Collected data entries:
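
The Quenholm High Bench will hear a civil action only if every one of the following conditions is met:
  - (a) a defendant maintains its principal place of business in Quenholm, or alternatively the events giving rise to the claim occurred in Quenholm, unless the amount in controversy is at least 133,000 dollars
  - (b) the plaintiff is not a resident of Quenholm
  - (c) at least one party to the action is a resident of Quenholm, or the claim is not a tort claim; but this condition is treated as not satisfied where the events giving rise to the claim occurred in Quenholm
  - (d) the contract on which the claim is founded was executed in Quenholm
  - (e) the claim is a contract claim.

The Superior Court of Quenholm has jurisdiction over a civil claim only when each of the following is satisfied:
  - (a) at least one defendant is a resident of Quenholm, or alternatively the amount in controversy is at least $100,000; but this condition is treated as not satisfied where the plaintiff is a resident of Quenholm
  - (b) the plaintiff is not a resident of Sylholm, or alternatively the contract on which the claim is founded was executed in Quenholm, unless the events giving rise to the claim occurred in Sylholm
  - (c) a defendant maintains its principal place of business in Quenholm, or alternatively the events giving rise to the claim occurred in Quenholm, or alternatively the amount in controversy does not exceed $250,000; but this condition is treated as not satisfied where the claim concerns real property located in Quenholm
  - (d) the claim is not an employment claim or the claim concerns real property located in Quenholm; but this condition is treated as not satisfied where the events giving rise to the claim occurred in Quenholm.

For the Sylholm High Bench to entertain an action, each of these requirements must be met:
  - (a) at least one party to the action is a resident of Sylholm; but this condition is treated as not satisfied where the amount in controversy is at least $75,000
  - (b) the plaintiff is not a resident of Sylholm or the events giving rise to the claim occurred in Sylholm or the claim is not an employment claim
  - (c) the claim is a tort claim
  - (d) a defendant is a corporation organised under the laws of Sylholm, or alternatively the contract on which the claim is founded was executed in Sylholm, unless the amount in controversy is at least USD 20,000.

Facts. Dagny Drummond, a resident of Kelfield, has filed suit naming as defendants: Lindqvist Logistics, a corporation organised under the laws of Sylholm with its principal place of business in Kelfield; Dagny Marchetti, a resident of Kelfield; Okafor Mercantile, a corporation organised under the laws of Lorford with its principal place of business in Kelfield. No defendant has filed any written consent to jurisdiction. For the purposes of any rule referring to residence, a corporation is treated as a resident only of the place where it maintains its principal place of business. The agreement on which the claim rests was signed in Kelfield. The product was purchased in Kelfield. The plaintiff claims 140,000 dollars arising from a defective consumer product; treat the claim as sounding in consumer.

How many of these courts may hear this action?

1

The Quenholm High Bench:
  (a) The corporate defendant(s) have their principal place of business in Kelfield, not Quenholm; the operative events occurred in Kelfield, not Quenholm — every alternative fails. The proviso rescues it, though: the amount in controversy is $140,000, which meets the $133,000 floor. Condition met.
  (b) The plaintiff resides in Kelfield, which is not Quenholm. Met.
  (c) The claim is a consumer claim, not a tort claim, which satisfies one of the alternatives. The exception is not triggered, since the operative events occurred in Kelfield, not Quenholm. Condition met.
  (d) The contract was executed in Kelfield, not Quenholm. Fails.
  (e) The claim is a consumer claim, not a contract claim. Condition not met.
  → At least one condition fails; no jurisdiction.
The Superior Court of Quenholm:
  (a) The amount in controversy is $140,000, which meets the USD 100,000 floor — that alternative is enough. The carve-out does not apply: the plaintiff resides in Kelfield, not Quenholm. Condition met.
  (b) The plaintiff resides in Kelfield, which is not Sylholm, so one alternative holds. Condition met.
  (c) The amount in controversy is 140,000 dollars, within the USD 250,000 ceiling, so this disjunct is met. And the carve-out is inapplicable — the claim does not concern real property. Satisfied.
  (d) The claim is a consumer claim, not an employment claim, so this disjunct is met. And the carve-out is inapplicable — the operative events occurred in Kelfield, not Quenholm. Met.
  → Every requirement is satisfied — jurisdiction.
The Sylholm High Bench:
  (a) No party resides in Sylholm. Condition not met.
  (b) The plaintiff resides in Kelfield, which is not Sylholm, so this disjunct is met. Condition met.
  (c) The claim is a consumer claim, not a tort claim. Not met.
  (d) Lindqvist Logistics is organised under the laws of Sylholm — that alternative is enough. Met.
  → At least one condition fails; no jurisdiction.
Courts with jurisdiction: the Superior Court of Quenholm — 1 in total.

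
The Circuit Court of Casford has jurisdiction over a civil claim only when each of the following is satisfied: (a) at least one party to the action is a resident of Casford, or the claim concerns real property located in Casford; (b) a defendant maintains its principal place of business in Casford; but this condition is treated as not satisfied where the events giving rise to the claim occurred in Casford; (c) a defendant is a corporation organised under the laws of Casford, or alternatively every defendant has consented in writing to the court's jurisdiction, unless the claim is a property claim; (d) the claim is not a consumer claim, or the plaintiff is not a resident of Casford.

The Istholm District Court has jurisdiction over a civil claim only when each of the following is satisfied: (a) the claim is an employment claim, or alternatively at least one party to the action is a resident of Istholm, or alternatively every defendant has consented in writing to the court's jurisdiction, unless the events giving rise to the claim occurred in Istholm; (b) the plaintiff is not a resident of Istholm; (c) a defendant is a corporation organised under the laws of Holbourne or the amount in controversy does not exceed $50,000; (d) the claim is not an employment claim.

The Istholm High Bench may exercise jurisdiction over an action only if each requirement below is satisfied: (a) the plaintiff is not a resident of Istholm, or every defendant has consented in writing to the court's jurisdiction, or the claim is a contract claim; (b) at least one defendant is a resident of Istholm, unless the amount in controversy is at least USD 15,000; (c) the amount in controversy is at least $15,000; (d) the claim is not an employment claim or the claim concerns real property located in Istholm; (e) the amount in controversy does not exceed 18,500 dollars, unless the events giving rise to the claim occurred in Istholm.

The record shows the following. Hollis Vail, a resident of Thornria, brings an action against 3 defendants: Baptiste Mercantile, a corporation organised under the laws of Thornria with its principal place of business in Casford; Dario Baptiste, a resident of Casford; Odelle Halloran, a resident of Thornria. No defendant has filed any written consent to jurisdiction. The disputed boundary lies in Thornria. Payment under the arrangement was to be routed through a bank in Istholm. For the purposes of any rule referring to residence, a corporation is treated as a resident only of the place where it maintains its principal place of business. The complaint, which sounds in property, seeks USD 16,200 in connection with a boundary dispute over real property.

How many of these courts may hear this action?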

◆ What the task asks:
Restate the data verbatim through the "- (b) the plaintiff is not a resident of Quenholm" line.

◆ Reply:
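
The Quenholm High Bench will hear a civil action only if every one of the following conditions is met:
  - (a) a defendant maintains its principal place of business in Quenholm, or alternatively the events giving rise to the claim occurred in Quenholm, unless the amount in controversy is at least 133,000 dollars
  - (b) the plaintiff is not a resident of Quenholm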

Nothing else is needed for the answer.